____ DATA RECORDS

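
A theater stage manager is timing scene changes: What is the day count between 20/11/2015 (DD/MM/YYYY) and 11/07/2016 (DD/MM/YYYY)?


Start date: 2015-11-20
End date: 2016-07-11
Nov 2015: +11 days
Dec 2015: +31 days
Jan 2016: +31 days
... (6 more months)
Total: 234 days

234


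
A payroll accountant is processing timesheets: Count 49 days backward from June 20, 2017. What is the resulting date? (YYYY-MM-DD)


Start: 2017-06-20
Subtracting 49 days
Days already passed in June: 20
After going back through June: 29 more days to subtract
May 2017 has 31 days, need 29
Result: 2017-05-02

2017-05-02


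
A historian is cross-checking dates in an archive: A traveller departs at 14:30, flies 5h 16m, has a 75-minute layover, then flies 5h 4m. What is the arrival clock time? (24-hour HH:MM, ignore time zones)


Depart: 14:30
Leg 1: +316 min -> 19:46
Layover: +75 min -> 21:01
Leg 2: +304 min -> 02:05
Total travel: 695 minutes = 11h 35m
Arrival: 02:05

02:05


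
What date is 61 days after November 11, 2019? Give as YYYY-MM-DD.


Start: 2019-11-11
Adding 61 days
Days remaining in November: 19
After November: 42 days still to add
December 2019: 31 days, 11 remaining
January 2020 has 31 days, need 11
Result: 2020-01-11

2020-01-11


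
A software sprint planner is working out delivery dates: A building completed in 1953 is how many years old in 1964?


Birth year: 1953
Current year: 1964
Age = current year - birth year
Age = 1964 - 1953 = 11

11


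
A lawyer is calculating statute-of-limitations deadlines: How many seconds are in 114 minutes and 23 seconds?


Minutes: 114
Extra seconds: 23
Seconds per minute: 60
Minutes to seconds: 114 x 60 = 6840
Total: 6840 + 23 = 6863

6863


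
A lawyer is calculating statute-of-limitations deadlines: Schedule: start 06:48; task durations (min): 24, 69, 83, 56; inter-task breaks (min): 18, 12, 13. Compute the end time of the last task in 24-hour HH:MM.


Start: 06:48 = 408 min from midnight
  after task 1 (24 min): 07:12
  after break (18 min): 07:30
  after task 2 (69 min): 08:39
  after break (12 min): 08:51
  after task 3 (83 min): 10:14
  after break (13 min): 10:27
  after task 4 (56 min): 11:23
Total elapsed: 275 minutes
End time: 11:23

11:23


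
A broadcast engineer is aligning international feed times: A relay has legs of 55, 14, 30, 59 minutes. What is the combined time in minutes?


Durations: 55, 14, 30, 59
Running sum: 55
+ 14 = 69
+ 30 = 99
+ 59 = 158
Total duration: 158 minutes
That is 2 hours and 38 minutes

158


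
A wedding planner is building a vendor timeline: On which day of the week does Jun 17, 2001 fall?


Date: 2001-06-17
January 1, 2001 is a Monday
Day of year: 168
Offset from Jan 1: 167 days
167 mod 7 = 6
Result: Sunday

Sunday


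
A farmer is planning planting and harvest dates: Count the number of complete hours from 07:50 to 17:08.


Start: 07:50
End: 17:08
Hour difference: 17 - 7 = 10 hours
Minute difference: 8 - 50 = -42 minutes
Total minutes: 558
Complete hours: 558 / 60 = 9 (remainder 18)

9


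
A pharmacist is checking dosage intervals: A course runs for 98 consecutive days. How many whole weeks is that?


Total days: 98
Days per week: 7
Division: 98 / 7 = 14 remainder 0
Complete weeks: 14
Remaining days: 0

14


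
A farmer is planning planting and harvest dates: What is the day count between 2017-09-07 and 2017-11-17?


Start date: 2017-09-07
End date: 2017-11-17
Sep 2017: +24 days
Oct 2017: +31 days
Nov 2017: +16 days
Total: 71 days

71


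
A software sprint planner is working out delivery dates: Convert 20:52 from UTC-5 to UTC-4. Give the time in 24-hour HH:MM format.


Local time: 20:52 at UTC-5 (offset -5h)
Target zone: UTC-4 (offset -4h)
Difference: -4 - (-5) = 1 hours
Calculation: 20 + (1) = 21
Result: 21:52

21:52


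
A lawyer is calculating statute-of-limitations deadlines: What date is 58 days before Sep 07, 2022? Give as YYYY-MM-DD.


Start: 2022-09-07
Subtracting 58 days
Days already passed in September: 7
After going back through September: 51 more days to subtract
August 2022: 31 days, 20 remaining
July 2022 has 31 days, need 20
Result: 2022-07-11

2022-07-11


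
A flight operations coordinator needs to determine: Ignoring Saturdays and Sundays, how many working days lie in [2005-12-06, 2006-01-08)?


Start: 2005-12-06 (Tuesday)
End (exclusive): 2006-01-08 (Sunday)
Total calendar days: 33
Full weeks: 33 // 7 = 4 -> 20 weekdays
Remaining 5 days starting on Tuesday:
  Tue(w), Wed(w), Thu(w), Fri(w), Sat(-) -> 4 weekdays
Total business days: 20 + 4 = 24

24


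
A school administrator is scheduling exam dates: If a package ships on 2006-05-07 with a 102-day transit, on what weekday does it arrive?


Start: 2006-05-07 (Sunday)
Step 1 - find target date: add 102 days
  2006-05-07 + 102 days = 2006-08-17
Step 2 - day of week:
  102 mod 7 = 4
  Sunday + 4 days -> Thursday
Result: Thursday (2006-08-17)

Thursday


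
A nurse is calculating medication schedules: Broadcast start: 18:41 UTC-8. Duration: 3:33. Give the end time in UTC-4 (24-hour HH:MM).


Start: 18:41 in UTC-8
Step 1 - add duration:
  minutes: 41 + 33 = 74 (carry 1h)
  hours: 18 + 3 + 1 = 22
  end in UTC-8: 22:14
Step 2 - convert UTC-8 -> UTC-4:
  offset difference: -4 - (-8) = 4 hours
  22 + (4) = 26 -> mod 24 = 2
Result: 02:14 in UTC-4

02:14


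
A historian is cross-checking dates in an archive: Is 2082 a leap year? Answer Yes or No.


Year: 2082
Divisible by 4? 2082 / 4 = 520.5 -> No
Not divisible by 4, so NOT a leap year

No


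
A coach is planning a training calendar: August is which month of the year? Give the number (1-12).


Calendar month order:
7. July
8. August <--
9. September
August is month number 8

8


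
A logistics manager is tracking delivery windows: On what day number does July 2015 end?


Month: July
Year: 2015
July is a 31-day month
Total: 31 days

31


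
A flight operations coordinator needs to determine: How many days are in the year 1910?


Year: 1910
Check leap year rules:
Divisible by 4? No
1910 is not a leap year
Days: 365

365


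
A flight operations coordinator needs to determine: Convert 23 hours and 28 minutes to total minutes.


Hours: 23
Minutes: 28
Convert hours to minutes: 23 x 60 = 1380
Add remaining minutes: 1380 + 28 = 1408

1408


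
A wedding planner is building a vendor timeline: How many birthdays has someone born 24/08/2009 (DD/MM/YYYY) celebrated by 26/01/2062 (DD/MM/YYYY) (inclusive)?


Birth: 2009-08-24
Reference: 2062-01-26
Year difference: 2062 - 2009 = 53
Has birthday (08-24) occurred by 01-26? No
Birthday not yet reached this year -> subtract 1
Age in full years: 52

52


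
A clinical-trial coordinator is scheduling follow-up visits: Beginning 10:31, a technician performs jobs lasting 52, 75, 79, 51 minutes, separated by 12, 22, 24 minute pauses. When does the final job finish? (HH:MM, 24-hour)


Start: 10:31 = 631 min from midnight
  after task 1 (52 min): 11:23
  after break (12 min): 11:35
  after task 2 (75 min): 12:50
  after break (22 min): 13:12
  after task 3 (79 min): 14:31
  after break (24 min): 14:55
  after task 4 (51 min): 15:46
Total elapsed: 315 minutes
End time: 15:46

15:46


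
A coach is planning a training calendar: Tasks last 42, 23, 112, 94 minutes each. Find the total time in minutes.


Durations: 42, 23, 112, 94
Running sum: 42
+ 23 = 65
+ 112 = 177
+ 94 = 271
Total duration: 271 minutes
That is 4 hours and 31 minutes

271


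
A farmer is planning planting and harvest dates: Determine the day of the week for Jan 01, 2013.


Date: 2013-01-01
January 1, 2013 is a Tuesday
Day of year: 1
Offset from Jan 1: 0 days
0 mod 7 = 0
Result: Tuesday

Tuesday


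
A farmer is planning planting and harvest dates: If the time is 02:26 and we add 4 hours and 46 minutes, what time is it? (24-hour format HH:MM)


Start time: 02:26
Adding: 4 hours 46 minutes
Minutes: 26 + 46 = 72
Minute overflow: 72 >= 60, so carry 1 hour, minutes = 12
Hours: 2 + 4 + 1 = 7
Result: 07:12

07:12


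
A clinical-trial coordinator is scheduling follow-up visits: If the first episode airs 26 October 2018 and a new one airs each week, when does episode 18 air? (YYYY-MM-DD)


First occurrence: 2018-10-26 (occurrence 1)
Each occurrence is 7 days after the previous.
Occurrence 18 is 17 weeks after the first.
17 weeks = 119 days
2018-10-26 + 119 days = 2019-02-22

2019-02-22


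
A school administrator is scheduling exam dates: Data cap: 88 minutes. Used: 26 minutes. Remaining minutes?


Total budget: 88 minutes
Time used: 26 minutes
Remaining: 88 - 26 = 62 minutes
Percent used: 29.5%
Percent remaining: 70.5%

62


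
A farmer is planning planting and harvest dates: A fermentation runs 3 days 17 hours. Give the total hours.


Days: 3
Extra hours: 17
Hours per day: 24
Days to hours: 3 x 24 = 72
Total: 72 + 17 = 89

89


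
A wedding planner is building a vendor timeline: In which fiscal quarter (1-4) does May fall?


Month: May (month 5)
Q1: January-March (months 1-3)
Q2: April-June (months 4-6)
Q3: July-September (months 7-9)
Q4: October-December (months 10-12)
Month 5 falls in Q2

2


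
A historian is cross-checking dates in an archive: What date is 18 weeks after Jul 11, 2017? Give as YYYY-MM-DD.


Start: 2017-07-11
Weeks to add: 18
Convert to days: 18 x 7 = 126 days
Add 126 days to 2017-07-11
Result: 2017-11-14

2017-11-14


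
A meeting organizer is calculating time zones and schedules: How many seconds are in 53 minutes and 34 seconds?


Minutes: 53
Extra seconds: 34
Seconds per minute: 60
Minutes to seconds: 53 x 60 = 3180
Total: 3180 + 34 = 3214

3214


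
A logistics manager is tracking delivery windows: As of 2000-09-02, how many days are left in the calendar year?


Start: September 02, 2000
End: December 31, 2000
Days left in September: 28
October: 31
November: 30
December: 31
Sum of remaining months: 92
Total: 28 + 92 = 120

120


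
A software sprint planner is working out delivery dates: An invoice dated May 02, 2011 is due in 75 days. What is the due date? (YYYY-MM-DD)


Start: 2011-05-02
Adding 75 days
Days remaining in May: 29
After May: 46 days still to add
June 2011: 30 days, 16 remaining
July 2011 has 31 days, need 16
Result: 2011-07-16

2011-07-16


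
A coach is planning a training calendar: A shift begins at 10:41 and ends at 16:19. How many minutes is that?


Start time: 10:41 = 641 minutes from midnight
End time: 16:19 = 979 minutes from midnight
Difference: 979 - 641 = 338 minutes
That is 5 hours and 38 minutes

338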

________

WHAT YOU NEED TO DO
Extract every line from the one with "A software sprint planner is working out delivery dates: An" down to the final line above, both included, exactly as written.

ANSWER TO THIS EXERCISE
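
A software sprint planner is working out delivery dates: An invoice dated May 02, 2011 is due in 75 days. What is the due date? (YYYY-MM-DD)


Start: 2011-05-02
Adding 75 days
Days remaining in May: 29
After May: 46 days still to add
June 2011: 30 days, 16 remaining
July 2011 has 31 days, need 16
Result: 2011-07-16

2011-07-16


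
A coach is planning a training calendar: A shift begins at 10:41 and ends at 16:19. How many minutes is that?


Start time: 10:41 = 641 minutes from midnight
End time: 16:19 = 979 minutes from midnight
Difference: 979 - 641 = 338 minutes
That is 5 hours and 38 minutes

338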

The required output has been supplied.